Activity >> If a line holds the word "supply", copy it from the entries.

Stored entries

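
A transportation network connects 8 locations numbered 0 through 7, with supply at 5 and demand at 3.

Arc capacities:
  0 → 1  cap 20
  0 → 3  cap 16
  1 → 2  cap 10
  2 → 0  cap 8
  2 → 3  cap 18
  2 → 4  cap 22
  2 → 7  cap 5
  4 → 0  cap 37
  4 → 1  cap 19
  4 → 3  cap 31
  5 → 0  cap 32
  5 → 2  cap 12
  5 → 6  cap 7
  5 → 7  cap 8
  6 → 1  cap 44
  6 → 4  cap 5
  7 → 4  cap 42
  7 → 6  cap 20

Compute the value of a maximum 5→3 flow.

Maximum flow value: 51

augment #1: 5→0→3 bottleneck 16, total now 16
augment #2: 5→2→3 bottleneck 12, total now 28
augment #3: 5→6→4→3 bottleneck 5, total now 33
augment #4: 5→7→4→3 bottleneck 8, total now 41
augment #5: 5→0→1→2→3 bottleneck 6, total now 47
augment #6: 5→0→1→2→4→3 bottleneck 4, total now 51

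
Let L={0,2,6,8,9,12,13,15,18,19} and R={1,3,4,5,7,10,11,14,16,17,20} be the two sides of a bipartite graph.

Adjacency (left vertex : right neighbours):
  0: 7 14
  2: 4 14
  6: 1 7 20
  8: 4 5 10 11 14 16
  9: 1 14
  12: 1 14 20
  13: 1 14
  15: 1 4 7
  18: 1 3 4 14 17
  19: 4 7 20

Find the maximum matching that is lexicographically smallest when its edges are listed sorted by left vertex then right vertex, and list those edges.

|M| = 7 (so the lex-smallest maximum matching has 7 edges)
process left vertices in ascending order; for each, take the smallest-labelled available neighbour that still permits 7 edges overall, or leave it unmatched if none does
lex-smallest matching: {0-7, 2-4, 6-1, 8-5, 9-14, 12-20, 18-3}

Lex-smallest maximum matching: {(0,7), (2,4), (6,1), (8,5), (9,14), (12,20), (18,3)}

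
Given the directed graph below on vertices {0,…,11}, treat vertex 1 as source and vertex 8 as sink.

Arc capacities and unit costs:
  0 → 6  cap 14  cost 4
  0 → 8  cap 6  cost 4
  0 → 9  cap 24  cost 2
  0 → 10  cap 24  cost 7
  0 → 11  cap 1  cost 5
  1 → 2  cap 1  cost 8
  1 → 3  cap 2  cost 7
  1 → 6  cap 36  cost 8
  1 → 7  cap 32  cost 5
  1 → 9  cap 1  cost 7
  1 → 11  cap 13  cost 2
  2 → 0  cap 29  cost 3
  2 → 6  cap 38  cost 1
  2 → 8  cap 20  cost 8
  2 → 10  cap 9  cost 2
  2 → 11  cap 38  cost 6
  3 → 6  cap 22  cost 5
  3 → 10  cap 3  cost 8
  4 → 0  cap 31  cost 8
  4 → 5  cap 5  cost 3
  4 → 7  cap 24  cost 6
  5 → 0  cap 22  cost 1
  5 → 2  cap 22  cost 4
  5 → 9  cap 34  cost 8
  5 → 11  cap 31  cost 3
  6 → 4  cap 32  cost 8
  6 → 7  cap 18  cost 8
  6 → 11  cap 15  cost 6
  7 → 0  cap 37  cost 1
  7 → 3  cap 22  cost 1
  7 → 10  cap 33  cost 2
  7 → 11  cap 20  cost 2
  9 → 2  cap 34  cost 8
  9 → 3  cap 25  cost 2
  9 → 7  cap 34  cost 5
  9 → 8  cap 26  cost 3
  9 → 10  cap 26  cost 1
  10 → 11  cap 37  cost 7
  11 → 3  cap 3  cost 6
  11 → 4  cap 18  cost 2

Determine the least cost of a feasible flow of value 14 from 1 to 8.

shortest-cost path #1: 1→9→8 push 1 @ unit cost 10 (adds 10)
shortest-cost path #2: 1→7→0→8 push 6 @ unit cost 10 (adds 60)
shortest-cost path #3: 1→7→0→9→8 push 7 @ unit cost 11 (adds 77)
total cost = 147

Minimum cost for 14 units: 147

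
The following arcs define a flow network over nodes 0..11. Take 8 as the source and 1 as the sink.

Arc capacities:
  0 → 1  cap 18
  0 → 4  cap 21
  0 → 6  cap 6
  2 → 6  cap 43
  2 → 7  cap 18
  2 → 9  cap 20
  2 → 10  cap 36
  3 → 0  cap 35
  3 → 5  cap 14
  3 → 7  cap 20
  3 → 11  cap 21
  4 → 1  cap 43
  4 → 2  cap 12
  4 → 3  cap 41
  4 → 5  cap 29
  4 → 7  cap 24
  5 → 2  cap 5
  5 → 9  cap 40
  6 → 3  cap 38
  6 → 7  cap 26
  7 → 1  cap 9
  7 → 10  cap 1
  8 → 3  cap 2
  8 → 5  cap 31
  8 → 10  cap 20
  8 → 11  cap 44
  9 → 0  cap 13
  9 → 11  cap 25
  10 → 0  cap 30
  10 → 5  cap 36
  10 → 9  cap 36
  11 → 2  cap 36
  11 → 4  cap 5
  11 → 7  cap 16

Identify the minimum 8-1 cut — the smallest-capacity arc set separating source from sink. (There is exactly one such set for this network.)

augment #1: 8→3→0→1 push 2
augment #2: 8→10→0→1 push 16
augment #3: 8→11→4→1 push 5
augment #4: 8→11→7→1 push 9
augment #5: 8→10→0→4→1 push 4
augment #6: 8→5→9→0→4→1 push 13
augment #7: 8→5→2→10→0→4→1 push 4
max flow = 53; residual-reachable set from 8 gives S-side
cut edges (S→T): {(0,1), (0,4), (7,1), (11,4)} total cap 53

Min-cut arcs: {(0,1), (0,4), (7,1), (11,4)} (total capacity 53)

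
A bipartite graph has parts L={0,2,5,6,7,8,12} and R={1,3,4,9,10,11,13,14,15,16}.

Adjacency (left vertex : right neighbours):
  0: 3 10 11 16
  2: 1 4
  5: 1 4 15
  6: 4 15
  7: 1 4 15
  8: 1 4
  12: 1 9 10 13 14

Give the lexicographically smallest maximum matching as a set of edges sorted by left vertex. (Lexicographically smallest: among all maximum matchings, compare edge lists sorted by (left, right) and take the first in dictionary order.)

Lex-smallest maximum matching: {(0,3), (2,1), (5,4), (6,15), (12,9)}

|M| = 5 (so the lex-smallest maximum matching has 5 edges)
process left vertices in ascending order; for each, take the smallest-labelled available neighbour that still permits 5 edges overall, or leave it unmatched if none does
lex-smallest matching: {0-3, 2-1, 5-4, 6-15, 12-9}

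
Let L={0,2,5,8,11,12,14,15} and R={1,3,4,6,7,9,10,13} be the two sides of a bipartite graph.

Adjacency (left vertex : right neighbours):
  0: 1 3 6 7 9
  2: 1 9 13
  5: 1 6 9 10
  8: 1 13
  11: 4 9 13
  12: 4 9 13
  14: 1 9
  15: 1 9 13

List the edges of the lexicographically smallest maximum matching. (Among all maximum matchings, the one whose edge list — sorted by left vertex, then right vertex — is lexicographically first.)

Lex-smallest maximum matching: {(0,3), (2,1), (5,6), (8,13), (11,4), (12,9)}

|M| = 6 (so the lex-smallest maximum matching has 6 edges)
process left vertices in ascending order; for each, take the smallest-labelled available neighbour that still permits 6 edges overall, or leave it unmatched if none does
lex-smallest matching: {0-3, 2-1, 5-6, 8-13, 11-4, 12-9}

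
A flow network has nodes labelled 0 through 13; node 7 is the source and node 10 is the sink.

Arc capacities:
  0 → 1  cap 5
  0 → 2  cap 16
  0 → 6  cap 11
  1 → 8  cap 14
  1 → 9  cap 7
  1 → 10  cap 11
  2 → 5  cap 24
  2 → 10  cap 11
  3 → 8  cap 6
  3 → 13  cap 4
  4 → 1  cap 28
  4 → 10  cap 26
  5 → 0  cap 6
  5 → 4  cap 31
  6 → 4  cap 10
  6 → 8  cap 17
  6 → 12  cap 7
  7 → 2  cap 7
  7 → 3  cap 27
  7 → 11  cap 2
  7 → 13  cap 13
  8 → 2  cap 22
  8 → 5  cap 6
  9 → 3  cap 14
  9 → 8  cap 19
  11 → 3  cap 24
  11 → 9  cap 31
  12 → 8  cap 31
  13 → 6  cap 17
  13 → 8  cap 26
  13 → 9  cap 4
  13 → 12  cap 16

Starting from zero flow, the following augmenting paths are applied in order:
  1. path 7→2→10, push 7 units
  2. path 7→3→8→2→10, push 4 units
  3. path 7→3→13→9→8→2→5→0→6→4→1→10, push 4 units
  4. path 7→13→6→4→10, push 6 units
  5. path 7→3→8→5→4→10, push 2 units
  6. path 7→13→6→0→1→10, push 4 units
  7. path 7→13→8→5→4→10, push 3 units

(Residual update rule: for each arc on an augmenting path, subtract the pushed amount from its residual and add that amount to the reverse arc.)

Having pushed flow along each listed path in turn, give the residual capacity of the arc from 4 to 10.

Residual capacity of (4,10): 15

after path 1 (7→2→10, push 7): res(4,10)=26
after path 2 (7→3→8→2→10, push 4): res(4,10)=26
after path 3 (7→3→13→9→8→2→5→0→6→4→1→10, push 4): res(4,10)=26
after path 4 (7→13→6→4→10, push 6): res(4,10)=20
after path 5 (7→3→8→5→4→10, push 2): res(4,10)=18
after path 6 (7→13→6→0→1→10, push 4): res(4,10)=18
after path 7 (7→13→8→5→4→10, push 3): res(4,10)=15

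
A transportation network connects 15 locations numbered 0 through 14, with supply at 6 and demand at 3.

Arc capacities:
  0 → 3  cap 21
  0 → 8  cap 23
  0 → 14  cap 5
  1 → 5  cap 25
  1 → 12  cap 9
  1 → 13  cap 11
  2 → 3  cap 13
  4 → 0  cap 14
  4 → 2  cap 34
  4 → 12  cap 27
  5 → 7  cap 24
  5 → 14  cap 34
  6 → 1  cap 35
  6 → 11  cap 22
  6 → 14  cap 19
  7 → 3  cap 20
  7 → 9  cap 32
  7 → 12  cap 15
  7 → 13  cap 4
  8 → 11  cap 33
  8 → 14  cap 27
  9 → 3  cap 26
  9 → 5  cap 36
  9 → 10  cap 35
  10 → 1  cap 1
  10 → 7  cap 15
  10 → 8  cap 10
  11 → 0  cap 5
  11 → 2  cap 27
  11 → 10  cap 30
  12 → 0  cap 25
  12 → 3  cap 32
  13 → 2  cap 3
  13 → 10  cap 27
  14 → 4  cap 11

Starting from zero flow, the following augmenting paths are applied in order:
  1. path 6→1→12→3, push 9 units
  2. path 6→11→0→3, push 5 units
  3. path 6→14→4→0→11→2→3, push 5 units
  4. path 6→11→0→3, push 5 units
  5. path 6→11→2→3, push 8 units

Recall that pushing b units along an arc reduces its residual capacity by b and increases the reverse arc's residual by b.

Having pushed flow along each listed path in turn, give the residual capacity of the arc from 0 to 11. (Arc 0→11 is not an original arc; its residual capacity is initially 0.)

Residual capacity of (0,11): 5

after path 1 (6→1→12→3, push 9): res(0,11)=0
after path 2 (6→11→0→3, push 5): res(0,11)=5
after path 3 (6→14→4→0→11→2→3, push 5): res(0,11)=0
after path 4 (6→11→0→3, push 5): res(0,11)=5
after path 5 (6→11→2→3, push 8): res(0,11)=5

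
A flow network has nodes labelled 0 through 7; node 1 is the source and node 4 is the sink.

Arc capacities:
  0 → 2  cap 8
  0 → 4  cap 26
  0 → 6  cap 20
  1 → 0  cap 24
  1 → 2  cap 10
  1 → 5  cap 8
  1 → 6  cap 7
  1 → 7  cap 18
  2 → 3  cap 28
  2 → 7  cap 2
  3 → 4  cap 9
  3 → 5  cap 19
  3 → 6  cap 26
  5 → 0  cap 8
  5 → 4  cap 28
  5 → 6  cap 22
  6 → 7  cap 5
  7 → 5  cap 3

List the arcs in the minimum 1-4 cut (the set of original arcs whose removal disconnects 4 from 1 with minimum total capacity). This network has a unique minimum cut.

augment #1: 1→0→4 push 24
augment #2: 1→5→4 push 8
augment #3: 1→2→3→4 push 9
augment #4: 1→7→5→4 push 3
augment #5: 1→2→3→5→4 push 1
max flow = 45; residual-reachable set from 1 gives S-side
cut edges (S→T): {(1,0), (1,2), (1,5), (7,5)} total cap 45

Min-cut arcs: {(1,0), (1,2), (1,5), (7,5)} (total capacity 45)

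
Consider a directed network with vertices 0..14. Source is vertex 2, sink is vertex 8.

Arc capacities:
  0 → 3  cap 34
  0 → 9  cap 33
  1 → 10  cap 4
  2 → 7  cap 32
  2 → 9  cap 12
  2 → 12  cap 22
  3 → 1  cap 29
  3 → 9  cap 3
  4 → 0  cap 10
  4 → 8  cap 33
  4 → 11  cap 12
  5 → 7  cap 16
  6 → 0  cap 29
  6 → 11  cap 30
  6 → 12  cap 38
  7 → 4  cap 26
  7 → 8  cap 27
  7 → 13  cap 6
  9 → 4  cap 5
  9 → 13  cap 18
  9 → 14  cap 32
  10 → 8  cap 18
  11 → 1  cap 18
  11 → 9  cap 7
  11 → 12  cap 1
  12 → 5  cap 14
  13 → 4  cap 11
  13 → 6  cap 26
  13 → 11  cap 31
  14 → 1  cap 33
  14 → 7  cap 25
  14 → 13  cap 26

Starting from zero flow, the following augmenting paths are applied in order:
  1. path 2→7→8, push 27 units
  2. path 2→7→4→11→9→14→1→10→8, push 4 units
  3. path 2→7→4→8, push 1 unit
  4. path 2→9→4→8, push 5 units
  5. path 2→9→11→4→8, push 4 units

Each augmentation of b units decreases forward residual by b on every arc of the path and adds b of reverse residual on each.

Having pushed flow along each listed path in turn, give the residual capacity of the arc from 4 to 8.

after path 1 (2→7→8, push 27): res(4,8)=33
after path 2 (2→7→4→11→9→14→1→10→8, push 4): res(4,8)=33
after path 3 (2→7→4→8, push 1): res(4,8)=32
after path 4 (2→9→4→8, push 5): res(4,8)=27
after path 5 (2→9→11→4→8, push 4): res(4,8)=23

Residual capacity of (4,8): 23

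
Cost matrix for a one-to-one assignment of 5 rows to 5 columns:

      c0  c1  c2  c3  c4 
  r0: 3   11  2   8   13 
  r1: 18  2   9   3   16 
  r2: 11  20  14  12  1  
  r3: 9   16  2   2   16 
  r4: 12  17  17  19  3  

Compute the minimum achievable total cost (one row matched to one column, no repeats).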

Answer section >>
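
A transportation network connects 8 locations numbered 0 through 7, with supply at 5 and demand at 3.
A transportation network connects 15 locations numbered 0 through 14, with supply at 6 and demand at 3.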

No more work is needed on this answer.